- Data excerpts:
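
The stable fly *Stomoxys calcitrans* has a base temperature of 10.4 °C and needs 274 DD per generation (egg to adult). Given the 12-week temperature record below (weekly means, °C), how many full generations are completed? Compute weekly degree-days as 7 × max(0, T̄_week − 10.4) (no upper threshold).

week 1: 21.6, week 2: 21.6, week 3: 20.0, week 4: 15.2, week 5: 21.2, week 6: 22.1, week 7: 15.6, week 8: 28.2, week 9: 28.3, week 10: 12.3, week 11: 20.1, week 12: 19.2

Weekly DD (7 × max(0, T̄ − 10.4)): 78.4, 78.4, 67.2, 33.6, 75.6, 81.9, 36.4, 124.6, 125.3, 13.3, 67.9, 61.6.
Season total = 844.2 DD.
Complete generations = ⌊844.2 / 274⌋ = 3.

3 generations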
--
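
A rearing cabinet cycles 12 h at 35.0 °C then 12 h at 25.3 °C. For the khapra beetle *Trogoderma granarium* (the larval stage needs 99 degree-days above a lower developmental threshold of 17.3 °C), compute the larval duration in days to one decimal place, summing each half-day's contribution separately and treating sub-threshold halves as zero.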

- Assignment: "days" is the word to look for; copy every line of the data that has it.

- Result of the task:
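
The stable fly *Stomoxys calcitrans* has a base temperature of 10.4 °C and needs 274 DD per generation (egg to adult). Given the 12-week temperature record below (weekly means, °C), how many full generations are completed? Compute weekly degree-days as 7 × max(0, T̄_week − 10.4) (no upper threshold).
A rearing cabinet cycles 12 h at 35.0 °C then 12 h at 25.3 °C. For the khapra beetle *Trogoderma granarium* (the larval stage needs 99 degree-days above a lower developmental threshold of 17.3 °C), compute the larval duration in days to one decimal place, summing each half-day's contribution separately and treating sub-threshold halves as zero.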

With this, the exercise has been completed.